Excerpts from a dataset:
=======
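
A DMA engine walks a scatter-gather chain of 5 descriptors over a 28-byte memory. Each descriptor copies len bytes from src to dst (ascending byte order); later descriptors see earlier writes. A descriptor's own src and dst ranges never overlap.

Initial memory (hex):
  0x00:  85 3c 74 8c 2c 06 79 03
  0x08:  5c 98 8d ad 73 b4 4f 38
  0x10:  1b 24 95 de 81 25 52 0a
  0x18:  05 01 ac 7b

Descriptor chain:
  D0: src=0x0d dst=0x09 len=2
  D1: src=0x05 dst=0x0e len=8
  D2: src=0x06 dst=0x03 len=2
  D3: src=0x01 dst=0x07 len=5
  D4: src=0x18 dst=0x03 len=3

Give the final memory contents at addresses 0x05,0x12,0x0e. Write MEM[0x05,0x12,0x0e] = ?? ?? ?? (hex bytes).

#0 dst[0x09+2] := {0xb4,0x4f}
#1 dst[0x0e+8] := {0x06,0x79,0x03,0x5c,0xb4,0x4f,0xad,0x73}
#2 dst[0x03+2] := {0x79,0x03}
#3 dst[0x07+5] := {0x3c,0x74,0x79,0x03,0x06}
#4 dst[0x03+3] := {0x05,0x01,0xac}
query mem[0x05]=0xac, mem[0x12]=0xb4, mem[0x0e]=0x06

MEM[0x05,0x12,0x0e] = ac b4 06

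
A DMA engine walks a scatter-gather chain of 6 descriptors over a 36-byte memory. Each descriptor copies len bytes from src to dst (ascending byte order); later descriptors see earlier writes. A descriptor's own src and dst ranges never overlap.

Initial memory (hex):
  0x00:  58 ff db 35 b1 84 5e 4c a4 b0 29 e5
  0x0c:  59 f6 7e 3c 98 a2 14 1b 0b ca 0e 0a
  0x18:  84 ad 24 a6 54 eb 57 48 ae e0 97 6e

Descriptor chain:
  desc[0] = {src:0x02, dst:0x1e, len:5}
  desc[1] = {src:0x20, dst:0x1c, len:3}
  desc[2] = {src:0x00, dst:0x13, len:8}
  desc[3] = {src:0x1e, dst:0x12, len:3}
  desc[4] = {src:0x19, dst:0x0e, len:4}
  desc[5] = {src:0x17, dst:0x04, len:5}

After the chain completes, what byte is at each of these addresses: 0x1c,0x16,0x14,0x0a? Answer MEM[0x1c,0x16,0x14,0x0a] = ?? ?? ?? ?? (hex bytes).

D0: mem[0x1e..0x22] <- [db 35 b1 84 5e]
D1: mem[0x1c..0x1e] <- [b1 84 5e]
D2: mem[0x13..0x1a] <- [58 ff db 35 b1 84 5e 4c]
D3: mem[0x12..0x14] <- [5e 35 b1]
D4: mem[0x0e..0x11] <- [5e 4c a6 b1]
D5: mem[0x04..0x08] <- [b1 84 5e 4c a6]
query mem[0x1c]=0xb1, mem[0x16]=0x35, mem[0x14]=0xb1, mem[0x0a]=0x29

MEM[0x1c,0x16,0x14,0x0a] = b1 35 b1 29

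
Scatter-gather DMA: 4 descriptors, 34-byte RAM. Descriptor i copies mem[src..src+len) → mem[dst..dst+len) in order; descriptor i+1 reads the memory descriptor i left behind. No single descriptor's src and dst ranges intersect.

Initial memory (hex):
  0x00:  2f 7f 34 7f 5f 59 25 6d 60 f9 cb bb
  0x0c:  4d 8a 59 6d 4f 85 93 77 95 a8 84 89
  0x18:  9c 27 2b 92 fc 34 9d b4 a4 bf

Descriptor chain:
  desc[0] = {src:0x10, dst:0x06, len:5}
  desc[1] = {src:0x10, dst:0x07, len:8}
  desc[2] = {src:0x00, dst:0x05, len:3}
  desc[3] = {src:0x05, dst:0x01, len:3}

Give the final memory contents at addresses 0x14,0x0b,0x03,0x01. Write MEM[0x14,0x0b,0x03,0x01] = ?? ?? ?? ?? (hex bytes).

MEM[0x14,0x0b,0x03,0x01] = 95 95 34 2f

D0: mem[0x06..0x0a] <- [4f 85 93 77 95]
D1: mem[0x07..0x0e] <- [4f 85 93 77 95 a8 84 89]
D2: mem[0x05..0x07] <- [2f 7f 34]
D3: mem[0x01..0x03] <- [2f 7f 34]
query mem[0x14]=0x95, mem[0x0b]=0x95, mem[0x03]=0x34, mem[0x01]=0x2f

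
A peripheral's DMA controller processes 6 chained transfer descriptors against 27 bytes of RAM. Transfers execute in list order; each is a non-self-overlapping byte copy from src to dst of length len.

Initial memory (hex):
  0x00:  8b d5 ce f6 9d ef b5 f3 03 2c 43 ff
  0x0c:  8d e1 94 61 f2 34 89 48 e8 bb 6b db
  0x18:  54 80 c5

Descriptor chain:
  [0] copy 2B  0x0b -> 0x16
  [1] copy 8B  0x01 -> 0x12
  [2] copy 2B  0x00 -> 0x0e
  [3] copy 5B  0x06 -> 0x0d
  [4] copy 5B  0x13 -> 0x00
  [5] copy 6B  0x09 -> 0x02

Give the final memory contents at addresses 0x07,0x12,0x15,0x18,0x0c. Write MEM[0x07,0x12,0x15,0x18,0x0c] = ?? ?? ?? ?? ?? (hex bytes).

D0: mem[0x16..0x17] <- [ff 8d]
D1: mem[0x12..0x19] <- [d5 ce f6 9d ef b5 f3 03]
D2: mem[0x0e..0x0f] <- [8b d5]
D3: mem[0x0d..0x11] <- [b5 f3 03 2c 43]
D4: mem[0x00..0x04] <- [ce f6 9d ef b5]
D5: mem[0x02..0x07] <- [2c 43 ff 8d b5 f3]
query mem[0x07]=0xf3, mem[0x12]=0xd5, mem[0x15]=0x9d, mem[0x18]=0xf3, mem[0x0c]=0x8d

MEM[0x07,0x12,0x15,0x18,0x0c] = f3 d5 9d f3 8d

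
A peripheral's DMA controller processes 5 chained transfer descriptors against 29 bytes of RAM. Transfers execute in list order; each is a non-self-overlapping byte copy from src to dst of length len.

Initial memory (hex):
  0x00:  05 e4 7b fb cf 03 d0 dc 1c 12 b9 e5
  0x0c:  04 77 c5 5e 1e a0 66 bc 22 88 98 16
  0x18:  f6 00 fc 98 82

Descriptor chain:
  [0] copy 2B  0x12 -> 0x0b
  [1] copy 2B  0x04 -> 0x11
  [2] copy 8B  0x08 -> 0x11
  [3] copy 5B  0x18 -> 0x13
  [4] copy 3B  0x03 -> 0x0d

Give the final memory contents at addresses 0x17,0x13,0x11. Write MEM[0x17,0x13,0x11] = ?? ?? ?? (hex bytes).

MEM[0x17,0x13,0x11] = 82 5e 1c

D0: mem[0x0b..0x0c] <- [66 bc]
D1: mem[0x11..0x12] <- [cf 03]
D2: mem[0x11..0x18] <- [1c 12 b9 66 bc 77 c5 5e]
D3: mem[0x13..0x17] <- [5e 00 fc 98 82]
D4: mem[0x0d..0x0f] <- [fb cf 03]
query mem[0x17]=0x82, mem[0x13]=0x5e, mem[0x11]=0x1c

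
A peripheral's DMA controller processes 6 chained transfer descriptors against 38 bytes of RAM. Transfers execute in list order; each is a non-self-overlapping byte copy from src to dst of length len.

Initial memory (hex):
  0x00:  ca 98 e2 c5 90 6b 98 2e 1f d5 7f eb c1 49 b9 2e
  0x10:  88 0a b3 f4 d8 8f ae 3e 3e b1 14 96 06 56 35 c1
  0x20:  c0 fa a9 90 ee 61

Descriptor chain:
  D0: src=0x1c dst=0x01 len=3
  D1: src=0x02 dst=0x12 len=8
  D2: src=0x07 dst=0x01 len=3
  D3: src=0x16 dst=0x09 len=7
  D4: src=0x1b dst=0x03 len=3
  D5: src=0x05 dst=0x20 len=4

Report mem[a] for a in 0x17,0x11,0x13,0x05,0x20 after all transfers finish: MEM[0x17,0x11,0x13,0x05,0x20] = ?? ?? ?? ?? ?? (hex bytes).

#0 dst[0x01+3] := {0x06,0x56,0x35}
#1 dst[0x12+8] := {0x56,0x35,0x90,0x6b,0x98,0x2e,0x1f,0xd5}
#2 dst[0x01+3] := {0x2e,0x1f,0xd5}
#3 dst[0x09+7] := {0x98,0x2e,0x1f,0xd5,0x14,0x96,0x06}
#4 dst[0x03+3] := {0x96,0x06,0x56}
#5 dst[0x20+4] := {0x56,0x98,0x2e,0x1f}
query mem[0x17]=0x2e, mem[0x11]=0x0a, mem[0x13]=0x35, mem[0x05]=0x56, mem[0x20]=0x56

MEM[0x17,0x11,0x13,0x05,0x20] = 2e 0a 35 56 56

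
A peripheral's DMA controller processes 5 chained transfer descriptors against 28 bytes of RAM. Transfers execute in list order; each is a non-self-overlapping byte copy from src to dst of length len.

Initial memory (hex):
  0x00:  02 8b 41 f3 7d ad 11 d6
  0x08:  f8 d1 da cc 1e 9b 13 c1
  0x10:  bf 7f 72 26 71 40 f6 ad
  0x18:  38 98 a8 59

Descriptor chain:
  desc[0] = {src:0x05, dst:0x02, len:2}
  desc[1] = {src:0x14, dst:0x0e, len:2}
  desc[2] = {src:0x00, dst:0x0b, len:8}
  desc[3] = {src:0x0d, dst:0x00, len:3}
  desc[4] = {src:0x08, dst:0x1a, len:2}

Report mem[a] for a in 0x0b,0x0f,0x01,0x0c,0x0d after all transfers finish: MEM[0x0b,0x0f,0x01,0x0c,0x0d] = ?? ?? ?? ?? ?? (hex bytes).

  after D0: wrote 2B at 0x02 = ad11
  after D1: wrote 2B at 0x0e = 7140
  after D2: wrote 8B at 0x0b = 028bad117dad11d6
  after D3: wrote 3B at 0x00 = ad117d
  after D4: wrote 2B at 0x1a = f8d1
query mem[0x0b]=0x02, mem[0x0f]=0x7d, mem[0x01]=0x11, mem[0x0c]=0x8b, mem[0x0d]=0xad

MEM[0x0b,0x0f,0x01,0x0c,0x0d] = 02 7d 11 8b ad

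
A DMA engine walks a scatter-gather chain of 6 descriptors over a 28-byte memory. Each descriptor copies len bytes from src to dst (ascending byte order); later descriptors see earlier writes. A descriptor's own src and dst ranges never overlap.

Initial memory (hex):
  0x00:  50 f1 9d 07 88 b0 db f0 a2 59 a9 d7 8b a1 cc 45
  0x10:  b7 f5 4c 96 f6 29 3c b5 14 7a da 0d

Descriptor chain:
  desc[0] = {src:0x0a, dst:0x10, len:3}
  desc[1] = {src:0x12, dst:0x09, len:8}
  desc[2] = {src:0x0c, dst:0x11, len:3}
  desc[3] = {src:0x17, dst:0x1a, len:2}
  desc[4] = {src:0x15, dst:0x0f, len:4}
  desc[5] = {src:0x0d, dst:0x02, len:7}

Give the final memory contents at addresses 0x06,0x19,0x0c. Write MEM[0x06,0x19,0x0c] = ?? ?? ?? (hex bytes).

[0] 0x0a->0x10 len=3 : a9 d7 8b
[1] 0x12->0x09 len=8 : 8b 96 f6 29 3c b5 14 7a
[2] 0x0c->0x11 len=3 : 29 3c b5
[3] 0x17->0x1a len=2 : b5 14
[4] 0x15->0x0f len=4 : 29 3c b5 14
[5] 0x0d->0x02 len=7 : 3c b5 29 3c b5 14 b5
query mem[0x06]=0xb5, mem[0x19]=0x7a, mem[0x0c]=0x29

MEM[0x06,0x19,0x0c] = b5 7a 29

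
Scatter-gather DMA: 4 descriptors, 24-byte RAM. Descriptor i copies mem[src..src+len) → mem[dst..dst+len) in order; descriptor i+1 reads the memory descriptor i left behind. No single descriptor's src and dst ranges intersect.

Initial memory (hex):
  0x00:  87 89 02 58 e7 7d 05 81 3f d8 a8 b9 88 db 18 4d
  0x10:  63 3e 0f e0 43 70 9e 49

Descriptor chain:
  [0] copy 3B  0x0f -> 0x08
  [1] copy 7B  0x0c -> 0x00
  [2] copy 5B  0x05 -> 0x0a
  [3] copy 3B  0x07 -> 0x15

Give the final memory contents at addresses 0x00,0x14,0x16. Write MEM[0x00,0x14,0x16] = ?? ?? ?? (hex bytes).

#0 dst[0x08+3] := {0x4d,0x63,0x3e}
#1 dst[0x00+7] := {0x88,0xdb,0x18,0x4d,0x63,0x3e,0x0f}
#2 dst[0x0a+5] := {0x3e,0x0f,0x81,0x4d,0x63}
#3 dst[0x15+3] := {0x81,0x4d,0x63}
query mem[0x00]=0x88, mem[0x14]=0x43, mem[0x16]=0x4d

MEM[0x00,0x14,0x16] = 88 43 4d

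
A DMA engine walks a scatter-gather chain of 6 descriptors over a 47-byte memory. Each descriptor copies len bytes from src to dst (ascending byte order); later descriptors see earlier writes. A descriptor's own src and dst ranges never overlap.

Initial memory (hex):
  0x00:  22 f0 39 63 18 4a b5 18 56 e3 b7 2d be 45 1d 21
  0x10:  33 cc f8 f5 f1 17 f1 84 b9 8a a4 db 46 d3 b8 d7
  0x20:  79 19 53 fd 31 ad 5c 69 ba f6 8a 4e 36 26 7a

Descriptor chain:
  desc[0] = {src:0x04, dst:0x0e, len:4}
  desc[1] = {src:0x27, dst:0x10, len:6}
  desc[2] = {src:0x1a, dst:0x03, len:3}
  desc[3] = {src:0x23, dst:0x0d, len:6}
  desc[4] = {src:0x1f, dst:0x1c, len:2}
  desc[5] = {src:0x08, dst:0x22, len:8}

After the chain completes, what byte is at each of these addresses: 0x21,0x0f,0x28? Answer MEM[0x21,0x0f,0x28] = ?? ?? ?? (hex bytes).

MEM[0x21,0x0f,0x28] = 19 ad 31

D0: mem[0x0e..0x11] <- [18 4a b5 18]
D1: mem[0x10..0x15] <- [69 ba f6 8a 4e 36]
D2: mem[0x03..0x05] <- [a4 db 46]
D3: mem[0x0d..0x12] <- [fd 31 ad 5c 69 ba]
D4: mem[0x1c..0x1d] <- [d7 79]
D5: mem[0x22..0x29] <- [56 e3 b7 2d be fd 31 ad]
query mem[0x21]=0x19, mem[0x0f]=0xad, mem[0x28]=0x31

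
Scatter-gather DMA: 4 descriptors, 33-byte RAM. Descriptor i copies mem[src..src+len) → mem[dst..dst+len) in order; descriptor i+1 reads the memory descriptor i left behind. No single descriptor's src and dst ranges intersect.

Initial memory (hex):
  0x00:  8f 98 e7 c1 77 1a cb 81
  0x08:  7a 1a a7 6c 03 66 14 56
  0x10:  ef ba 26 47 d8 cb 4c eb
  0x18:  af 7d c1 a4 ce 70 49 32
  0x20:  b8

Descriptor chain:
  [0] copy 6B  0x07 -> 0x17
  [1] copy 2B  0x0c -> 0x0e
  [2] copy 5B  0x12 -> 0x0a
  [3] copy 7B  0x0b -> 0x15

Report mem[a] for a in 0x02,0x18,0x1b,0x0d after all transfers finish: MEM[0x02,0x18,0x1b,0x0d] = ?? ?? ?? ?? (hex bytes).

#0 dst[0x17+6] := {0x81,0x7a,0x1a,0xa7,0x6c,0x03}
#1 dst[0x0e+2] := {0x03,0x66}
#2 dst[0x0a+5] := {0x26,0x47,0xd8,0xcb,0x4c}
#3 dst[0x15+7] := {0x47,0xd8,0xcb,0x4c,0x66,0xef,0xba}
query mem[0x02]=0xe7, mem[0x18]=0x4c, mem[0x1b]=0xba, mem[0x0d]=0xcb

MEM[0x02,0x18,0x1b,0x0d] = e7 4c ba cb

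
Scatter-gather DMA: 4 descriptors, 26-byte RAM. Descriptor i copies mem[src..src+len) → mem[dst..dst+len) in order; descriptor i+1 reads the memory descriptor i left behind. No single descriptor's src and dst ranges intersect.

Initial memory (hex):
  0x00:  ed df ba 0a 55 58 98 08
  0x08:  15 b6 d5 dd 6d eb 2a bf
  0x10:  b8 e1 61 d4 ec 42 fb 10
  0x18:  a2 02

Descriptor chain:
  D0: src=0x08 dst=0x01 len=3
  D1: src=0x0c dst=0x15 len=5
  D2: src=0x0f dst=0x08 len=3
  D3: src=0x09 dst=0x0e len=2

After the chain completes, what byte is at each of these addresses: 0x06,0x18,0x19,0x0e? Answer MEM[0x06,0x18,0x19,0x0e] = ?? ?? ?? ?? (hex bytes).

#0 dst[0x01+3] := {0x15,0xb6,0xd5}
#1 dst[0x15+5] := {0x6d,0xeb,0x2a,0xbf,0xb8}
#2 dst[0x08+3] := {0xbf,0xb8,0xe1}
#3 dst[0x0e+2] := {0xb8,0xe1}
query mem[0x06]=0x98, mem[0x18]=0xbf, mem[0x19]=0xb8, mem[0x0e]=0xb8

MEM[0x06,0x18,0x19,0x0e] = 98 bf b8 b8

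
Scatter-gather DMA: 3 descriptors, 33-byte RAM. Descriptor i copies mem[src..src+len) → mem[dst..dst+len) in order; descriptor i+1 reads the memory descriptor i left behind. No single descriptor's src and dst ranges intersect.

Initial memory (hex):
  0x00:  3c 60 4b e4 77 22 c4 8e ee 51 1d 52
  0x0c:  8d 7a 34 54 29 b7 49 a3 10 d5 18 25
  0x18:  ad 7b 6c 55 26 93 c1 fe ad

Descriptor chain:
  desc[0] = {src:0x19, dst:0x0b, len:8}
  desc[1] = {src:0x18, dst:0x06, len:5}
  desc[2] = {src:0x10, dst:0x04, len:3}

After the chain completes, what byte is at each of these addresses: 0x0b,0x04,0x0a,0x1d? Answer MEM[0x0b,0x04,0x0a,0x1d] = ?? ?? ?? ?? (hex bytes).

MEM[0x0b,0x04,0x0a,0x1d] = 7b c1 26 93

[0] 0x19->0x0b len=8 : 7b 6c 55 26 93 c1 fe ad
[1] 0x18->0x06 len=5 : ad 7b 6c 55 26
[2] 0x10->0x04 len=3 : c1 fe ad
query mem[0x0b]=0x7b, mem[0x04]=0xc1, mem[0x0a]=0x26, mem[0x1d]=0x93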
=======
PROBLEM TO SOLVE:
Look above for lines with the word "self" and copy them all.

RESPONSE:
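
A peripheral's DMA controller processes 6 chained transfer descriptors against 27 bytes of RAM. Transfers execute in list order; each is a non-self-overlapping byte copy from src to dst of length len.
A peripheral's DMA controller processes 5 chained transfer descriptors against 29 bytes of RAM. Transfers execute in list order; each is a non-self-overlapping byte copy from src to dst of length len.
A peripheral's DMA controller processes 6 chained transfer descriptors against 38 bytes of RAM. Transfers execute in list order; each is a non-self-overlapping byte copy from src to dst of length len.
A peripheral's DMA controller processes 5 chained transfer descriptors against 28 bytes of RAM. Transfers execute in list order; each is a non-self-overlapping byte copy from src to dst of length len.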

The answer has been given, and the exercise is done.